Data in this exercise: Begin

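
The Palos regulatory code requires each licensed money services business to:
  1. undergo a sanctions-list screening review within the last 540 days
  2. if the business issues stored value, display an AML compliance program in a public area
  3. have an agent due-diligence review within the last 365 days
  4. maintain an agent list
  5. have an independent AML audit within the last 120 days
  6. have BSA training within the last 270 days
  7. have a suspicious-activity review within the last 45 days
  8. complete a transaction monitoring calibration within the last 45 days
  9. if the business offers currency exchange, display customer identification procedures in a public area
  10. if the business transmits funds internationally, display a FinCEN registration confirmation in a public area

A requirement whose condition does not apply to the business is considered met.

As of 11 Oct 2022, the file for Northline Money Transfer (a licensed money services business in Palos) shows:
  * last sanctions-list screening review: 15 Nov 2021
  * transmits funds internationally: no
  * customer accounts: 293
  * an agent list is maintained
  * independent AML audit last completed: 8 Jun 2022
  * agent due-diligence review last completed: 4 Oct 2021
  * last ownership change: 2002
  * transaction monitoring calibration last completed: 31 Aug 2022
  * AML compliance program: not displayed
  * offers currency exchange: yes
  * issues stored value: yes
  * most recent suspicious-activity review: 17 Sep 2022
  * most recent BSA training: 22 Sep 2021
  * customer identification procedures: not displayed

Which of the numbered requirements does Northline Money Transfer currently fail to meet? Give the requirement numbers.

2, 3, 5, 6, 9

1. sanctions-list screening review 330 days ago vs limit 540 → met
2. condition 'issues stored value' holds; AML compliance program absent → not met
3. agent due-diligence review 372 days ago vs limit 365 → not met
4. agent list present → met
5. independent AML audit 125 days ago vs limit 120 → not met
6. BSA training 384 days ago vs limit 270 → not met
7. suspicious-activity review 24 days ago vs limit 45 → met
8. transaction monitoring calibration 41 days ago vs limit 45 → met
9. condition 'offers currency exchange' holds; customer identification procedures absent → not met
10. condition 'transmits funds internationally' does not hold → requirement n/a → met
Not met: 2, 3, 5, 6, 9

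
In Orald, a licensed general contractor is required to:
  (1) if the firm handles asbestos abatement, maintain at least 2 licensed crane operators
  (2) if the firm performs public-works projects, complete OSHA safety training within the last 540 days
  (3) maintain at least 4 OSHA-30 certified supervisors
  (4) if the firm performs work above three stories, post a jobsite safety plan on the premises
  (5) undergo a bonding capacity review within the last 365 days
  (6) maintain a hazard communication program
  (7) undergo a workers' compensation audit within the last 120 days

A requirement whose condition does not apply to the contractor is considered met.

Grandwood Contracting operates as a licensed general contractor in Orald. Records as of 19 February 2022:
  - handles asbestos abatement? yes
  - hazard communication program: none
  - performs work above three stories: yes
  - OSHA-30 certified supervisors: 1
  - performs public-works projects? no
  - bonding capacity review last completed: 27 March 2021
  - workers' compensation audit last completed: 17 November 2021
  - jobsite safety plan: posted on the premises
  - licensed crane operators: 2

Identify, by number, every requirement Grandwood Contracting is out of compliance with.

1. condition 'handles asbestos abatement' holds; licensed crane operators 2 ≥ 2 → met
2. condition 'performs public-works projects' does not hold → requirement n/a → met
3. OSHA-30 certified supervisors 1 < 4 → not met
4. condition 'performs work above three stories' holds; jobsite safety plan present → met
5. bonding capacity review 329 days ago vs limit 365 → met
6. hazard communication program absent → not met
7. workers' compensation audit 94 days ago vs limit 120 → met
Not met: 3, 6

3, 6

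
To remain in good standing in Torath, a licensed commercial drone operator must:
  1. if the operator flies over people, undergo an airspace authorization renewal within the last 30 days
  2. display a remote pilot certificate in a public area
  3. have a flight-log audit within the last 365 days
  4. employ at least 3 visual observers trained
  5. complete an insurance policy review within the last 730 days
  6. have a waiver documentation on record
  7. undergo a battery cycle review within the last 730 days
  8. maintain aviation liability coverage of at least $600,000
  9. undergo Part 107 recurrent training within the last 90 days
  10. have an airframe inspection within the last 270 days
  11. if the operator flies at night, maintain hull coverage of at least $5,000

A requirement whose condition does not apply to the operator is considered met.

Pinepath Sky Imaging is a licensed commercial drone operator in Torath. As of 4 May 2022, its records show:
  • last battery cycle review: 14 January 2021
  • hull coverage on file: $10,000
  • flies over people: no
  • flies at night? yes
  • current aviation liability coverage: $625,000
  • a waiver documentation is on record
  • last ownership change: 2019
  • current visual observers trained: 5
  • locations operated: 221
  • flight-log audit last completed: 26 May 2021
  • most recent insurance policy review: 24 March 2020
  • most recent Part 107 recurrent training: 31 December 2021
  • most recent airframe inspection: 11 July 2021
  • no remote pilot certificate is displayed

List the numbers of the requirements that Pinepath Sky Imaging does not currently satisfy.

2, 5, 9, 10

1. condition 'flies over people' does not hold → requirement n/a → met
2. remote pilot certificate absent → not met
3. flight-log audit 343 days ago vs limit 365 → met
4. visual observers trained 5 ≥ 3 → met
5. insurance policy review 771 days ago vs limit 730 → not met
6. waiver documentation present → met
7. battery cycle review 475 days ago vs limit 730 → met
8. aviation liability coverage $625,000 ≥ $600,000 → met
9. Part 107 recurrent training 124 days ago vs limit 90 → not met
10. airframe inspection 297 days ago vs limit 270 → not met
11. condition 'flies at night' holds; hull coverage $10,000 ≥ $5,000 → met
Not met: 2, 5, 9, 10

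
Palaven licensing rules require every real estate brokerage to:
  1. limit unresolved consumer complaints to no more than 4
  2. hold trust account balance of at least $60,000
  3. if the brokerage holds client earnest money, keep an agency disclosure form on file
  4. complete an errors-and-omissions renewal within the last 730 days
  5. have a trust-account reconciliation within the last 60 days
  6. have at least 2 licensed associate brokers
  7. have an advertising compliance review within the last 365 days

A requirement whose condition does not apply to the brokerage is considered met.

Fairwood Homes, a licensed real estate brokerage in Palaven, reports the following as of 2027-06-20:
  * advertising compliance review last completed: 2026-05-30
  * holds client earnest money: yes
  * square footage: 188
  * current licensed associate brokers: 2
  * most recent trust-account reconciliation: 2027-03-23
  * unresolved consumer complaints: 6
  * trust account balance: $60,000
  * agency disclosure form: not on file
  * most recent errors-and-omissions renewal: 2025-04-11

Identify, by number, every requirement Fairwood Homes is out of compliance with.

1. unresolved consumer complaints 6 > 4 → not met
2. trust account balance $60,000 ≥ $60,000 → met
3. condition 'holds client earnest money' holds; agency disclosure form absent → not met
4. errors-and-omissions renewal 800 days ago vs limit 730 → not met
5. trust-account reconciliation 89 days ago vs limit 60 → not met
6. licensed associate brokers 2 ≥ 2 → met
7. advertising compliance review 386 days ago vs limit 365 → not met
Not met: 1, 3, 4, 5, 7

1, 3, 4, 5, 7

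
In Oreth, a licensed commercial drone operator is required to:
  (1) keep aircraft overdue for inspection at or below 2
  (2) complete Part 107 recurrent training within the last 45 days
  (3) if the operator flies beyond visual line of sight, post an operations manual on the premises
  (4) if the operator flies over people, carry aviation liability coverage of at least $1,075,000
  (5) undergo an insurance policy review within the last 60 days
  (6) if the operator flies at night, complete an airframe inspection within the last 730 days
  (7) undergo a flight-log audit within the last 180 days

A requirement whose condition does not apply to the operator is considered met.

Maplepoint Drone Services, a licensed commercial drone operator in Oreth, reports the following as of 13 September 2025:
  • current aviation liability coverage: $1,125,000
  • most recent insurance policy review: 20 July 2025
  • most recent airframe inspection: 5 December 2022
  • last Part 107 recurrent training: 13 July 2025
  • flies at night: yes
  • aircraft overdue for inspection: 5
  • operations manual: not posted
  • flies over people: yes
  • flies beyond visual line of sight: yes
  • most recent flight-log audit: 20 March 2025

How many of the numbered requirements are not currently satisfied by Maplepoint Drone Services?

1. aircraft overdue for inspection 5 > 2 → not met
2. Part 107 recurrent training 62 days ago vs limit 45 → not met
3. condition 'flies beyond visual line of sight' holds; operations manual absent → not met
4. condition 'flies over people' holds; aviation liability coverage $1,125,000 ≥ $1,075,000 → met
5. insurance policy review 55 days ago vs limit 60 → met
6. condition 'flies at night' holds; airframe inspection 1013 days ago vs limit 730 → not met
7. flight-log audit 177 days ago vs limit 180 → met
Not met: 4 of 7

4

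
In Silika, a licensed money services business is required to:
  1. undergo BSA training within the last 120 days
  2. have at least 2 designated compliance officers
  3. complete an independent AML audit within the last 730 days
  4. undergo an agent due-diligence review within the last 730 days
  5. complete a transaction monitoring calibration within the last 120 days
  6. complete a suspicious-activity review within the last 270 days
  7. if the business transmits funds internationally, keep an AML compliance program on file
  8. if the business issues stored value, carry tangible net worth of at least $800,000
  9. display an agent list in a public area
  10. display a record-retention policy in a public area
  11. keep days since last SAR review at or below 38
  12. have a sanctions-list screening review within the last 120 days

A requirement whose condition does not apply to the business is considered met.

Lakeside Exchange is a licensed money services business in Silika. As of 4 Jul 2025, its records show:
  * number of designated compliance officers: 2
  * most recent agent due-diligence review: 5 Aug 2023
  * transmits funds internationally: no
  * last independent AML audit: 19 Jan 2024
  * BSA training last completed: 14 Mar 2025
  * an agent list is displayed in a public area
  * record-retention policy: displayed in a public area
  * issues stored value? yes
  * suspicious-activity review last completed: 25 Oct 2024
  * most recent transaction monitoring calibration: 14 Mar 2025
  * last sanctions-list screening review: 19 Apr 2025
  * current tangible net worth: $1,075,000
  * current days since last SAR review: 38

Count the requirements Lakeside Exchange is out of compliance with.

1. BSA training 112 days ago vs limit 120 → met
2. designated compliance officers 2 ≥ 2 → met
3. independent AML audit 532 days ago vs limit 730 → met
4. agent due-diligence review 699 days ago vs limit 730 → met
5. transaction monitoring calibration 112 days ago vs limit 120 → met
6. suspicious-activity review 252 days ago vs limit 270 → met
7. condition 'transmits funds internationally' does not hold → requirement n/a → met
8. condition 'issues stored value' holds; tangible net worth $1,075,000 ≥ $800,000 → met
9. agent list present → met
10. record-retention policy present → met
11. days since last SAR review 38 ≤ 38 → met
12. sanctions-list screening review 76 days ago vs limit 120 → met
Not met: 0 of 12

0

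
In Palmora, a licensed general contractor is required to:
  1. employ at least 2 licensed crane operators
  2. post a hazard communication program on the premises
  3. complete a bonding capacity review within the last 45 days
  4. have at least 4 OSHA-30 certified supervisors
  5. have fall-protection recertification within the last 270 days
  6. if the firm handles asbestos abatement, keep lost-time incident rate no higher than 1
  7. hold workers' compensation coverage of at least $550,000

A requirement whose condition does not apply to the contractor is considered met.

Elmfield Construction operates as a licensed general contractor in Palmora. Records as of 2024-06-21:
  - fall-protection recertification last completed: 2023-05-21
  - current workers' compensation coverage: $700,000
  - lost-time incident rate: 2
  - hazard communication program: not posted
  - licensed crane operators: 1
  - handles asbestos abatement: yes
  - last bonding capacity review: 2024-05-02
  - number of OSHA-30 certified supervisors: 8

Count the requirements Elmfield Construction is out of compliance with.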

Data in this exercise: End

Copy, exactly and only, the lines above that begin with the one containing "6. have at least" and finish with the one containing "last completed: 2026-05-30".

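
  6. have at least 2 licensed associate brokers
  7. have an advertising compliance review within the last 365 days

A requirement whose condition does not apply to the brokerage is considered met.

Fairwood Homes, a licensed real estate brokerage in Palaven, reports the following as of 2027-06-20:
  * advertising compliance review last completed: 2026-05-30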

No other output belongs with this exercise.